# HOW TO COMPLETE THIS TASK
The data needs to be returned in full, exactly as it reads.

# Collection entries
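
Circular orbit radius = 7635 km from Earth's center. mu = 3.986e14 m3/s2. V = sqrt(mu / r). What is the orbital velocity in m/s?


V = sqrt(3.986e14 / 7635000) = 7225 m/s

7225 m/s


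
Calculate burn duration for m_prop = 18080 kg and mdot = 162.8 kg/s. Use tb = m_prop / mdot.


tb = 18080 / 162.8 = 111.1 s

111.1 s


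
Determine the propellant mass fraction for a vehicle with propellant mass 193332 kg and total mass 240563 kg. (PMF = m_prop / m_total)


PMF = 193332 / 240563 = 0.804

0.804


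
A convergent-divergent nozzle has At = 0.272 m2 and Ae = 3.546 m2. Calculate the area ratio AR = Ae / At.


AR = 3.546 / 0.272 = 13.0

13.0


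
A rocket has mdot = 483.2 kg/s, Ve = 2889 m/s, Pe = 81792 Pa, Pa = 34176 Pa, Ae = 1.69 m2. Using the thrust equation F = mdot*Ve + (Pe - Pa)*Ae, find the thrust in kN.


F = 483.2 * 2889 + (81792 - 34176) * 1.69 = 1.4764e+06 N = 1476.4 kN

1476.4 kN


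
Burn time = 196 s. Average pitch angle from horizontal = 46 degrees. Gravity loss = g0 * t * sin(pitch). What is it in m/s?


GL = 9.81 * 196 * sin(46 deg) = 1383 m/s

1383 m/s


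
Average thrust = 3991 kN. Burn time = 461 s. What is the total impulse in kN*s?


It = 3991 * 461 = 1839851 kN*s

1839851 kN*s


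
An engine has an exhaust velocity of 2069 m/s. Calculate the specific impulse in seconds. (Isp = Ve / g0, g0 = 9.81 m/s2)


Isp = Ve / g0 = 2069 / 9.81 = 210.9 s

210.9 s


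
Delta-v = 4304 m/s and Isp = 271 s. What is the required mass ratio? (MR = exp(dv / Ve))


Ve = 271 * 9.81 = 2658.51 m/s
MR = exp(4304 / 2658.51) = 5.048

5.048


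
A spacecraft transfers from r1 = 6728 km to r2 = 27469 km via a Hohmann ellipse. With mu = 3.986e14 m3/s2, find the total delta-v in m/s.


V1 = sqrt(mu/r1) = 7697.07 m/s
dV1 = V1*(sqrt(2*r2/(r1+r2)) - 1) = 2058.84 m/s
V2 = sqrt(mu/r2) = 3809.32 m/s
dV2 = V2*(1 - sqrt(2*r1/(r1+r2))) = 1419.79 m/s
Total dV = 3479 m/s

3479 m/s


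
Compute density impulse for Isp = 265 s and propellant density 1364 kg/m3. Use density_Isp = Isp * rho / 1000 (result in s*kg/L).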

# RESULT OF THE EXERCISE
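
Circular orbit radius = 7635 km from Earth's center. mu = 3.986e14 m3/s2. V = sqrt(mu / r). What is the orbital velocity in m/s?


V = sqrt(3.986e14 / 7635000) = 7225 m/s

7225 m/s


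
Calculate burn duration for m_prop = 18080 kg and mdot = 162.8 kg/s. Use tb = m_prop / mdot.


tb = 18080 / 162.8 = 111.1 s

111.1 s


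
Determine the propellant mass fraction for a vehicle with propellant mass 193332 kg and total mass 240563 kg. (PMF = m_prop / m_total)


PMF = 193332 / 240563 = 0.804

0.804


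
A convergent-divergent nozzle has At = 0.272 m2 and Ae = 3.546 m2. Calculate the area ratio AR = Ae / At.


AR = 3.546 / 0.272 = 13.0

13.0


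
A rocket has mdot = 483.2 kg/s, Ve = 2889 m/s, Pe = 81792 Pa, Pa = 34176 Pa, Ae = 1.69 m2. Using the thrust equation F = mdot*Ve + (Pe - Pa)*Ae, find the thrust in kN.


F = 483.2 * 2889 + (81792 - 34176) * 1.69 = 1.4764e+06 N = 1476.4 kN

1476.4 kN


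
Burn time = 196 s. Average pitch angle from horizontal = 46 degrees. Gravity loss = g0 * t * sin(pitch). What is it in m/s?


GL = 9.81 * 196 * sin(46 deg) = 1383 m/s

1383 m/s


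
Average thrust = 3991 kN. Burn time = 461 s. What is the total impulse in kN*s?


It = 3991 * 461 = 1839851 kN*s

1839851 kN*s


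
An engine has an exhaust velocity of 2069 m/s. Calculate the specific impulse in seconds. (Isp = Ve / g0, g0 = 9.81 m/s2)


Isp = Ve / g0 = 2069 / 9.81 = 210.9 s

210.9 s


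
Delta-v = 4304 m/s and Isp = 271 s. What is the required mass ratio? (MR = exp(dv / Ve))


Ve = 271 * 9.81 = 2658.51 m/s
MR = exp(4304 / 2658.51) = 5.048

5.048


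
A spacecraft transfers from r1 = 6728 km to r2 = 27469 km via a Hohmann ellipse. With mu = 3.986e14 m3/s2, find the total delta-v in m/s.


V1 = sqrt(mu/r1) = 7697.07 m/s
dV1 = V1*(sqrt(2*r2/(r1+r2)) - 1) = 2058.84 m/s
V2 = sqrt(mu/r2) = 3809.32 m/s
dV2 = V2*(1 - sqrt(2*r1/(r1+r2))) = 1419.79 m/s
Total dV = 3479 m/s

3479 m/s


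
Compute density impulse for Isp = 265 s and propellant density 1364 kg/m3. Use density_Isp = Isp * rho / 1000 (result in s*kg/L).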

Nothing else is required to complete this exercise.